::: Information shown
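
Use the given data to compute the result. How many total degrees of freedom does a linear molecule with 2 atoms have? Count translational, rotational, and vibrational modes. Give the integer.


Step 1: Translational DOF = 3
Step 2: Rotational DOF (linear) = 2
Step 3: Vibrational DOF = 3*2 - 5 = 1
Step 4: Total = 3 + 2 + 1 = 6

6


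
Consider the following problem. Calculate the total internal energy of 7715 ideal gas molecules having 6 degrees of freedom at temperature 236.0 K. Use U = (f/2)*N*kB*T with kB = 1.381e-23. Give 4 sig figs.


Step 1: f/2 = 6/2 = 3.0
Step 2: N*kB*T = 7715*1.381e-23*236.0 = 2.514e-17
Step 3: U = 3.0 * 2.514e-17 = 7.543e-17 J

7.543e-17


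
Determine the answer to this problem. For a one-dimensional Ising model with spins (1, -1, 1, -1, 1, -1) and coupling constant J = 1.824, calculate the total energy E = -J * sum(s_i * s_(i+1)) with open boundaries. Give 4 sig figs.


Step 1: Nearest-neighbor products: -1, -1, -1, -1, -1
Step 2: Sum of products = -5
Step 3: E = -1.824 * -5 = 9.12

9.12


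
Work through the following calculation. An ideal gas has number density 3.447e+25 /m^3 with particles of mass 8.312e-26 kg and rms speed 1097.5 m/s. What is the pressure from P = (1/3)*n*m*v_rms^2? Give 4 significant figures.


Step 1: v_rms^2 = 1097.5^2 = 1.205e+06
Step 2: n*m = 3.447e+25*8.312e-26 = 2.865
Step 3: P = (1/3)*2.865*1.205e+06 = 1.15e+06 Pa

1.15e+06


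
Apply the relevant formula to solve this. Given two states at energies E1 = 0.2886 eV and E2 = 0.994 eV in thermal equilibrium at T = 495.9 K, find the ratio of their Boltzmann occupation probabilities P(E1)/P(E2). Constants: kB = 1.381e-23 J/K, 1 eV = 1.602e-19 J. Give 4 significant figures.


Step 1: Compute energy difference dE = E1 - E2 = 0.2886 - 0.994 = -0.7054 eV
Step 2: Convert to Joules: dE_J = -0.7054 * 1.602e-19 = -1.13e-19 J
Step 3: Compute exponent = -dE_J / (kB * T) = -(-1.13e-19) / (1.381e-23 * 495.9) = 16.5
Step 4: P(E1)/P(E2) = exp(16.5) = 1.467e+07

1.467e+07


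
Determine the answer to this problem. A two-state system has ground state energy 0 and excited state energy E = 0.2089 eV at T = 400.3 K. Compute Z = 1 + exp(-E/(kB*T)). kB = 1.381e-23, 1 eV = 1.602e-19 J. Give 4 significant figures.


Step 1: Compute beta*E = E*eV/(kB*T) = 0.2089*1.602e-19/(1.381e-23*400.3) = 6.054
Step 2: exp(-beta*E) = exp(-6.054) = 0.002349
Step 3: Z = 1 + 0.002349 = 1.002

1.002


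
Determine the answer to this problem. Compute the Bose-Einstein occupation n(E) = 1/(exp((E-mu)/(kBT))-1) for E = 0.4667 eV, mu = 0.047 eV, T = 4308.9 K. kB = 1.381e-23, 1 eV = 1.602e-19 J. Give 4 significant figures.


Step 1: (E - mu) = 0.4197 eV
Step 2: x = (E-mu)*eV/(kB*T) = 0.4197*1.602e-19/(1.381e-23*4308.9) = 1.13
Step 3: exp(x) = 3.095
Step 4: n = 1/(exp(x)-1) = 0.4772

0.4772


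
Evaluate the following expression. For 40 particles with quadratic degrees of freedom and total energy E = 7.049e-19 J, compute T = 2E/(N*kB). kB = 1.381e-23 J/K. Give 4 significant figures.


Step 1: Numerator = 2*E = 2*7.049e-19 = 1.41e-18 J
Step 2: Denominator = N*kB = 40*1.381e-23 = 5.524e-22
Step 3: T = 1.41e-18 / 5.524e-22 = 2552 K

2552


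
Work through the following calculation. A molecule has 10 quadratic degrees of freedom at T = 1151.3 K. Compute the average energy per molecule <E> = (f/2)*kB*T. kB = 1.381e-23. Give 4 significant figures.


Step 1: f/2 = 10/2 = 5
Step 2: kB*T = 1.381e-23 * 1151.3 = 1.59e-20
Step 3: <E> = 5 * 1.59e-20 = 7.95e-20 J

7.95e-20


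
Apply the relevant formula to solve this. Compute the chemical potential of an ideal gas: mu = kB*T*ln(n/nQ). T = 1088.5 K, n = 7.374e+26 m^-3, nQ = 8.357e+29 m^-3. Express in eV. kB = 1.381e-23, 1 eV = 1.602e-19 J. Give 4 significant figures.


Step 1: n/nQ = 7.374e+26/8.357e+29 = 0.0008824
Step 2: ln(n/nQ) = -7.033
Step 3: mu = kB*T*ln(n/nQ) = 1.503e-20*-7.033 = -1.057e-19 J
Step 4: Convert to eV: -1.057e-19/1.602e-19 = -0.6599 eV

-0.6599


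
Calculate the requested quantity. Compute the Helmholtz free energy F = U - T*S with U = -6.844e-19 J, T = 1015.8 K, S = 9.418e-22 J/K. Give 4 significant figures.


Step 1: T*S = 1015.8 * 9.418e-22 = 9.567e-19 J
Step 2: F = U - T*S = -6.844e-19 - 9.567e-19
Step 3: F = -1.641e-18 J

-1.641e-18


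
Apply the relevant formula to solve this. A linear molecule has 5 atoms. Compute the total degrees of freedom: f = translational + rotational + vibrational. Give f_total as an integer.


Step 1: Translational DOF = 3
Step 2: Rotational DOF (linear) = 2
Step 3: Vibrational DOF = 3*5 - 5 = 10
Step 4: Total = 3 + 2 + 10 = 15

15


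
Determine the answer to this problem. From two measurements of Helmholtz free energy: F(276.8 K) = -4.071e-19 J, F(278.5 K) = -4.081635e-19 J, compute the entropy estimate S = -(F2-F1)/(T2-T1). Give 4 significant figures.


Step 1: dF = F2 - F1 = -4.081635e-19 - (-4.071e-19) = -1.0635e-21 J
Step 2: dT = T2 - T1 = 278.5 - 276.8 = 1.7 K
Step 3: S = -dF/dT = -(-1.0635e-21)/1.7 = 6.256e-22 J/K

6.256e-22


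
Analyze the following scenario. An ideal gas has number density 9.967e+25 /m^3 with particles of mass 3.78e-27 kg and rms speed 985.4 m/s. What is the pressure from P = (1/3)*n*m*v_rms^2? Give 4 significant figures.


Step 1: v_rms^2 = 985.4^2 = 9.71e+05
Step 2: n*m = 9.967e+25*3.78e-27 = 0.3768
Step 3: P = (1/3)*0.3768*9.71e+05 = 1.219e+05 Pa

1.219e+05


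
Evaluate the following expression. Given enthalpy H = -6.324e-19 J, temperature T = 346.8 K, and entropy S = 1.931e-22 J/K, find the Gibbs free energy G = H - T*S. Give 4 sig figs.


Step 1: T*S = 346.8 * 1.931e-22 = 6.697e-20 J
Step 2: G = H - T*S = -6.324e-19 - 6.697e-20
Step 3: G = -6.994e-19 J

-6.994e-19


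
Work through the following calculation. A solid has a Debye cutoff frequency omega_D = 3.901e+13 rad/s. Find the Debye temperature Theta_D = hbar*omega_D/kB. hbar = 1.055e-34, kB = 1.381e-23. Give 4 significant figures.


Step 1: hbar*omega_D = 1.055e-34 * 3.901e+13 = 4.116e-21 J
Step 2: Theta_D = 4.116e-21 / 1.381e-23
Step 3: Theta_D = 298 K

298


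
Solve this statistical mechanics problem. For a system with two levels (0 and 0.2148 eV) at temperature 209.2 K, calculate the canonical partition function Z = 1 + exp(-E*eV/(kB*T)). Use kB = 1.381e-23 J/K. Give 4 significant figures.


Step 1: Compute beta*E = E*eV/(kB*T) = 0.2148*1.602e-19/(1.381e-23*209.2) = 11.91
Step 2: exp(-beta*E) = exp(-11.91) = 6.717e-06
Step 3: Z = 1 + 6.717e-06 = 1

1


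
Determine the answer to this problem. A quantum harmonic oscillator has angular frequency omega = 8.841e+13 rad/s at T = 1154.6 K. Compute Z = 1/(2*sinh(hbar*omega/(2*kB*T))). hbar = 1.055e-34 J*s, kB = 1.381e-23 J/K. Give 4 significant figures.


Step 1: Compute x = hbar*omega/(kB*T) = 1.055e-34*8.841e+13/(1.381e-23*1154.6) = 0.585
Step 2: x/2 = 0.2925
Step 3: sinh(x/2) = 0.2967
Step 4: Z = 1/(2*0.2967) = 1.685

1.685


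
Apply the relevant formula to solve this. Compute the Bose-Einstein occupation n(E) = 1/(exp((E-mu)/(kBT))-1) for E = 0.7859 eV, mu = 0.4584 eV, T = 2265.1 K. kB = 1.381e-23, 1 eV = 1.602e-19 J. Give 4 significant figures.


Step 1: (E - mu) = 0.3275 eV
Step 2: x = (E-mu)*eV/(kB*T) = 0.3275*1.602e-19/(1.381e-23*2265.1) = 1.677
Step 3: exp(x) = 5.351
Step 4: n = 1/(exp(x)-1) = 0.2298

0.2298


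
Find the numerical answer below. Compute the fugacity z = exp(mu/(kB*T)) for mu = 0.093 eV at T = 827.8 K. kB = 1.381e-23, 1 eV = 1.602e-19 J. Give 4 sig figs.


Step 1: Convert mu to Joules: 0.093*1.602e-19 = 1.49e-20 J
Step 2: kB*T = 1.381e-23*827.8 = 1.143e-20 J
Step 3: mu/(kB*T) = 1.303
Step 4: z = exp(1.303) = 3.681

3.681


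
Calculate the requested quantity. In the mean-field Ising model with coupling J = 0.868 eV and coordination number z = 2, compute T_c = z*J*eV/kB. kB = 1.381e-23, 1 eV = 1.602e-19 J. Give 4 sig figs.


Step 1: z*J = 2*0.868 = 1.736 eV
Step 2: Convert to Joules: 1.736*1.602e-19 = 2.781e-19 J
Step 3: T_c = 2.781e-19 / 1.381e-23 = 2.014e+04 K

2.014e+04


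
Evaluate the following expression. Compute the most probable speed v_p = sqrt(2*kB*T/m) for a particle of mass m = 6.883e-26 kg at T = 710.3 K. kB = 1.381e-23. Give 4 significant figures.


Step 1: Numerator = 2*kB*T = 2*1.381e-23*710.3 = 1.962e-20
Step 2: Ratio = 1.962e-20 / 6.883e-26 = 2.85e+05
Step 3: v_p = sqrt(2.85e+05) = 533.9 m/s

533.9


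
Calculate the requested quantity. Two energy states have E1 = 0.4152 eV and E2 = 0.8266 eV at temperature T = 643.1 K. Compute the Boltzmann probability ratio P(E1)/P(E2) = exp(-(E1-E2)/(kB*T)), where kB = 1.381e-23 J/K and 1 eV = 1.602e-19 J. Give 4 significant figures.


Step 1: Compute energy difference dE = E1 - E2 = 0.4152 - 0.8266 = -0.4114 eV
Step 2: Convert to Joules: dE_J = -0.4114 * 1.602e-19 = -6.591e-20 J
Step 3: Compute exponent = -dE_J / (kB * T) = -(-6.591e-20) / (1.381e-23 * 643.1) = 7.421
Step 4: P(E1)/P(E2) = exp(7.421) = 1670

1670


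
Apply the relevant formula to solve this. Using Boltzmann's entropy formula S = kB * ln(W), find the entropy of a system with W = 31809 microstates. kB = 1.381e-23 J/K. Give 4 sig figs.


Step 1: ln(W) = ln(31809) = 10.37
Step 2: S = kB * ln(W) = 1.381e-23 * 10.37
Step 3: S = 1.432e-22 J/K

1.432e-22


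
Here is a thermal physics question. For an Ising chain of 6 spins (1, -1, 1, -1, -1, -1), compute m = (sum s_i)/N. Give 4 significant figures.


Step 1: Count up spins (+1): 2, down spins (-1): 4
Step 2: Total magnetization M = 2 - 4 = -2
Step 3: m = M/N = -2/6 = -0.3333

-0.3333


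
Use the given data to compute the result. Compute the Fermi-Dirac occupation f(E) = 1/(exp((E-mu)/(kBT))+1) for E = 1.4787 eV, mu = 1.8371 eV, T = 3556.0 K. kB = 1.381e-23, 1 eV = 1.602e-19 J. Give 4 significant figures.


Step 1: (E - mu) = 1.4787 - 1.8371 = -0.3584 eV
Step 2: Convert: (E-mu)*eV = -5.742e-20 J
Step 3: x = (E-mu)*eV/(kB*T) = -1.169
Step 4: f = 1/(exp(-1.169)+1) = 0.763

0.763


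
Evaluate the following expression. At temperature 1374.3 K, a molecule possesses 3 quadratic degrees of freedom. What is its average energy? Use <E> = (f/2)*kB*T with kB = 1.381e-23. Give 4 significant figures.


Step 1: f/2 = 3/2 = 1.5
Step 2: kB*T = 1.381e-23 * 1374.3 = 1.898e-20
Step 3: <E> = 1.5 * 1.898e-20 = 2.847e-20 J

2.847e-20


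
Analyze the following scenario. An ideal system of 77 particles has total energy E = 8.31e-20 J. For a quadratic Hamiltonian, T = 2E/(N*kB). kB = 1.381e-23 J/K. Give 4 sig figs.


Step 1: Numerator = 2*E = 2*8.31e-20 = 1.662e-19 J
Step 2: Denominator = N*kB = 77*1.381e-23 = 1.063e-21
Step 3: T = 1.662e-19 / 1.063e-21 = 156.3 K

156.3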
::::::
Aim of the task
Which lines run from the one holding "Analyze the following scenario. An ideal system" through the end of the data? Write them out exactly, ends included, and add nothing.

Worked solution
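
Analyze the following scenario. An ideal system of 77 particles has total energy E = 8.31e-20 J. For a quadratic Hamiltonian, T = 2E/(N*kB). kB = 1.381e-23 J/K. Give 4 sig figs.


Step 1: Numerator = 2*E = 2*8.31e-20 = 1.662e-19 J
Step 2: Denominator = N*kB = 77*1.381e-23 = 1.063e-21
Step 3: T = 1.662e-19 / 1.063e-21 = 156.3 K

156.3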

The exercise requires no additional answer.